- WHAT THE EXERCISE ASKS -
Nothing but the lines from the one containing "Ag^+ + Br^- → AgBr(s)" to the end of the records below should be output, each exactly as written.

- DATA FOR REVIEW -
------------------------------------------------------------

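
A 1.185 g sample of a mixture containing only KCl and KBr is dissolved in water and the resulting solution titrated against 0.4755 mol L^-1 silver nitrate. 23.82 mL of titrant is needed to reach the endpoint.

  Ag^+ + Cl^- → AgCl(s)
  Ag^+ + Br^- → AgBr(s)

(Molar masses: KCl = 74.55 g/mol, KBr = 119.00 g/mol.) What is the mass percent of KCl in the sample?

23.05 %

n(AgNO3) = 0.02382 × 0.4755 = 0.01133 mol
Let x = n(KCl), y = n(KBr).
Titrant: 1x + 1y = 0.01133;  mass: 74.55x + 119.00y = 1.185
Solving, x = 3.664 × 10^-3 mol, y = 7.663 × 10^-3 mol
mass of KCl = 3.664 × 10^-3 × 74.55 = 0.2731 g
% KCl = 0.2731 / 1.185 × 100 = 23.05 %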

------------------------------------------------------------

- TASK ANSWER -
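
  Ag^+ + Br^- → AgBr(s)

(Molar masses: KCl = 74.55 g/mol, KBr = 119.00 g/mol.) What is the mass percent of KCl in the sample?

23.05 %

n(AgNO3) = 0.02382 × 0.4755 = 0.01133 mol
Let x = n(KCl), y = n(KBr).
Titrant: 1x + 1y = 0.01133;  mass: 74.55x + 119.00y = 1.185
Solving, x = 3.664 × 10^-3 mol, y = 7.663 × 10^-3 mol
mass of KCl = 3.664 × 10^-3 × 74.55 = 0.2731 g
% KCl = 0.2731 / 1.185 × 100 = 23.05 %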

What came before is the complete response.